- Input data

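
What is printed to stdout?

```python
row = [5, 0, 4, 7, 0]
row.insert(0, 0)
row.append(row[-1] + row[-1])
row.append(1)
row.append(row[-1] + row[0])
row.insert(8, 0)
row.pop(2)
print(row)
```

insert 0 at 0 → [0, 5, 0, 4, 7, 0]
append row[-1]+row[-1] = 0+0 = 0 → [0, 5, 0, 4, 7, 0, 0]
append 1 → [0, 5, 0, 4, 7, 0, 0, 1]
append row[-1]+row[0] = 1+0 = 1 → [0, 5, 0, 4, 7, 0, 0, 1, 1]
insert 0 at 8 → [0, 5, 0, 4, 7, 0, 0, 1, 0, 1]
pop(2) removes 0 → [0, 5, 4, 7, 0, 0, 1, 0, 1]

[0, 5, 4, 7, 0, 0, 1, 0, 1]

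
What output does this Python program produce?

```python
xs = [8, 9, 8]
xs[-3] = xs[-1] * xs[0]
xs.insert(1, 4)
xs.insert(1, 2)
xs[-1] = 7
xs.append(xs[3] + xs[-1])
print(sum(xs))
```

102

xs[-3] = xs[-1]*xs[0] = 8*8 = 64 → [64, 9, 8]
insert 4 at 1 → [64, 4, 9, 8]
insert 2 at 1 → [64, 2, 4, 9, 8]
xs[-1] = 7 → [64, 2, 4, 9, 7]
append xs[3]+xs[-1] = 9+7 = 16 → [64, 2, 4, 9, 7, 16]
sum = 102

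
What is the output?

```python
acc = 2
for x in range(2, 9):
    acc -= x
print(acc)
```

x=2: acc = 2-2 = 0
x=3: acc = 0-3 = -3
x=4: acc = (-3)-4 = -7
x=5: acc = (-7)-5 = -12
x=6: acc = (-12)-6 = -18
x=7: acc = (-18)-7 = -25
x=8: acc = (-25)-8 = -33

-33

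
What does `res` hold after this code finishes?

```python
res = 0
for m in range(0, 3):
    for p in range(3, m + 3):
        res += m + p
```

m=1,p=3: res = 0+4 = 4
m=2,p=3: res = 4+5 = 9
m=2,p=4: res = 9+6 = 15

15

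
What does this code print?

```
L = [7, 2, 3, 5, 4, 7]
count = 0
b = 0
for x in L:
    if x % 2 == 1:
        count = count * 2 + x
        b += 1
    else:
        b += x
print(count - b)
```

x=7: odd, count = 0*2+7 = 7; b=1
x=2: not odd; b=3
x=3: odd, count = 7*2+3 = 17; b=4
x=5: odd, count = 17*2+5 = 39; b=5
x=4: not odd; b=9
x=7: odd, count = 39*2+7 = 85; b=10
count-b = 85-10 = 75

75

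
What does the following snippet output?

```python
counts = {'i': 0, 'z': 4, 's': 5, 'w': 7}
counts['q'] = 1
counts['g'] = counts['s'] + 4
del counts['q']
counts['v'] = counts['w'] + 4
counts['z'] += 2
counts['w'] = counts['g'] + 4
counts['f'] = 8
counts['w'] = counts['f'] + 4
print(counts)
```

{'i': 0, 'z': 6, 's': 5, 'w': 12, 'g': 9, 'v': 11, 'f': 8}

counts['q'] = 1 → {'i': 0, 'z': 4, 's': 5, 'w': 7, 'q': 1}
counts['g'] = counts['s']+4 = 9 → {'i': 0, 'z': 4, 's': 5, 'w': 7, 'q': 1, 'g': 9}
del 'q' → {'i': 0, 'z': 4, 's': 5, 'w': 7, 'g': 9}
counts['v'] = counts['w']+4 = 11 → {'i': 0, 'z': 4, 's': 5, 'w': 7, 'g': 9, 'v': 11}
counts['z'] = 4+2 = 6 → {'i': 0, 'z': 6, 's': 5, 'w': 7, 'g': 9, 'v': 11}
counts['w'] = counts['g']+4 = 13 → {'i': 0, 'z': 6, 's': 5, 'w': 13, 'g': 9, 'v': 11}
counts['f'] = 8 → {'i': 0, 'z': 6, 's': 5, 'w': 13, 'g': 9, 'v': 11, 'f': 8}
counts['w'] = counts['f']+4 = 12 → {'i': 0, 'z': 6, 's': 5, 'w': 12, 'g': 9, 'v': 11, 'f': 8}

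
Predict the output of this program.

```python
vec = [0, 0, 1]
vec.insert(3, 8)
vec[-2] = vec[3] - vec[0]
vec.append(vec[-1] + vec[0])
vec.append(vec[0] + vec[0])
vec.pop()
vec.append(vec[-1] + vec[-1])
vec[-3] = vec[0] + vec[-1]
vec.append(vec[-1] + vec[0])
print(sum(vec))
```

64

insert 8 at 3 → [0, 0, 1, 8]
vec[-2] = vec[3]-vec[0] = 8-0 = 8 → [0, 0, 8, 8]
append vec[-1]+vec[0] = 8+0 = 8 → [0, 0, 8, 8, 8]
append vec[0]+vec[0] = 0+0 = 0 → [0, 0, 8, 8, 8, 0]
pop() removes 0 → [0, 0, 8, 8, 8]
append vec[-1]+vec[-1] = 8+8 = 16 → [0, 0, 8, 8, 8, 16]
vec[-3] = vec[0]+vec[-1] = 0+16 = 16 → [0, 0, 8, 16, 8, 16]
append vec[-1]+vec[0] = 16+0 = 16 → [0, 0, 8, 16, 8, 16, 16]
sum = 64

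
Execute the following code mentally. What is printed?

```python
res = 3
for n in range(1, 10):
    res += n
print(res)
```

n=1: res = 3+1 = 4
n=2: res = 4+2 = 6
n=3: res = 6+3 = 9
n=4: res = 9+4 = 13
n=5: res = 13+5 = 18
n=6: res = 18+6 = 24
n=7: res = 24+7 = 31
n=8: res = 31+8 = 39
n=9: res = 39+9 = 48

48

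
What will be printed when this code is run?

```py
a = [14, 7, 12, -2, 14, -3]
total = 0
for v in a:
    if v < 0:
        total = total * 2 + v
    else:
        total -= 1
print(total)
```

v=14: not <0, total = 0-1 = -1
v=7: not <0, total = (-1)-1 = -2
v=12: not <0, total = (-2)-1 = -3
v=-2: <0, total = (-3)*2+(-2) = -8
v=14: not <0, total = (-8)-1 = -9
v=-3: <0, total = (-9)*2+(-3) = -21

-21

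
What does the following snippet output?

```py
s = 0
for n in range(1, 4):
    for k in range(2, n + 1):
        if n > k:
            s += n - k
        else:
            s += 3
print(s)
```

n=2,k=2: not 2>2, s = 0+3 = 3
n=3,k=2: 3>2, s = 3+1 = 4
n=3,k=3: not 3>3, s = 4+3 = 7

7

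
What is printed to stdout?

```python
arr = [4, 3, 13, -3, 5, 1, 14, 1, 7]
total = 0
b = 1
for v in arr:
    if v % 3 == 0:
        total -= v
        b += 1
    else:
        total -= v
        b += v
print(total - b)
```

v=4: not %3==0, total = 0-4 = -4; b=5
v=3: %3==0, total = (-4)-3 = -7; b=6
v=13: not %3==0, total = (-7)-13 = -20; b=19
v=-3: %3==0, total = (-20)-(-3) = -17; b=20
v=5: not %3==0, total = (-17)-5 = -22; b=25
v=1: not %3==0, total = (-22)-1 = -23; b=26
v=14: not %3==0, total = (-23)-14 = -37; b=40
v=1: not %3==0, total = (-37)-1 = -38; b=41
v=7: not %3==0, total = (-38)-7 = -45; b=48
total-b = (-45)-48 = -93

-93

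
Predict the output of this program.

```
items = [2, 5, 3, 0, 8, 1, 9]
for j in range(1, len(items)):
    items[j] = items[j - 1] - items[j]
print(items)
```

[2, -3, -6, -6, -14, -15, -24]

j=1: items[1] = 2-5 = -3 → [2, -3, 3, 0, 8, 1, 9]
j=2: items[2] = (-3)-3 = -6 → [2, -3, -6, 0, 8, 1, 9]
j=3: items[3] = (-6)-0 = -6 → [2, -3, -6, -6, 8, 1, 9]
j=4: items[4] = (-6)-8 = -14 → [2, -3, -6, -6, -14, 1, 9]
j=5: items[5] = (-14)-1 = -15 → [2, -3, -6, -6, -14, -15, 9]
j=6: items[6] = (-15)-9 = -24 → [2, -3, -6, -6, -14, -15, -24]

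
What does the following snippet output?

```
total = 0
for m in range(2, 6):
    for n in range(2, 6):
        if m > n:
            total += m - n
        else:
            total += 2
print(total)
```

30

m=2,n=2: not 2>2, total = 0+2 = 2
m=2,n=3: not 2>3, total = 2+2 = 4
m=2,n=4: not 2>4, total = 4+2 = 6
m=2,n=5: not 2>5, total = 6+2 = 8
m=3,n=2: 3>2, total = 8+1 = 9
m=3,n=3: not 3>3, total = 9+2 = 11
m=3,n=4: not 3>4, total = 11+2 = 13
m=3,n=5: not 3>5, total = 13+2 = 15
m=4,n=2: 4>2, total = 15+2 = 17
m=4,n=3: 4>3, total = 17+1 = 18
m=4,n=4: not 4>4, total = 18+2 = 20
m=4,n=5: not 4>5, total = 20+2 = 22
m=5,n=2: 5>2, total = 22+3 = 25
m=5,n=3: 5>3, total = 25+2 = 27
m=5,n=4: 5>4, total = 27+1 = 28
m=5,n=5: not 5>5, total = 28+2 = 30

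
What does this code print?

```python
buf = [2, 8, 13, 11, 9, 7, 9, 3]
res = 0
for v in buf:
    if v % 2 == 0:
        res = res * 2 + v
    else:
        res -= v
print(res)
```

-40

v=2: even, res = 0*2+2 = 2
v=8: even, res = 2*2+8 = 12
v=13: not even, res = 12-13 = -1
v=11: not even, res = (-1)-11 = -12
v=9: not even, res = (-12)-9 = -21
v=7: not even, res = (-21)-7 = -28
v=9: not even, res = (-28)-9 = -37
v=3: not even, res = (-37)-3 = -40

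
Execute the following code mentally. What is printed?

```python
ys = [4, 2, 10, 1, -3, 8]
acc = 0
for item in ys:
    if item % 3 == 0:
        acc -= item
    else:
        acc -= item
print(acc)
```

item=4: not %3==0, acc = 0-4 = -4
item=2: not %3==0, acc = (-4)-2 = -6
item=10: not %3==0, acc = (-6)-10 = -16
item=1: not %3==0, acc = (-16)-1 = -17
item=-3: %3==0, acc = (-17)-(-3) = -14
item=8: not %3==0, acc = (-14)-8 = -22

-22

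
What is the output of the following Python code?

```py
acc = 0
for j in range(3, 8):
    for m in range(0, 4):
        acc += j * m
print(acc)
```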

- Assignment
Please copy out each line of the material that contains the string "code".

- Solved problem
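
What does `res` hold after this code finishes?
What does this code print?
Execute the following code mentally. What is printed?
What will be printed when this code is run?
What does this code print?
Execute the following code mentally. What is printed?
What is the output of the following Python code?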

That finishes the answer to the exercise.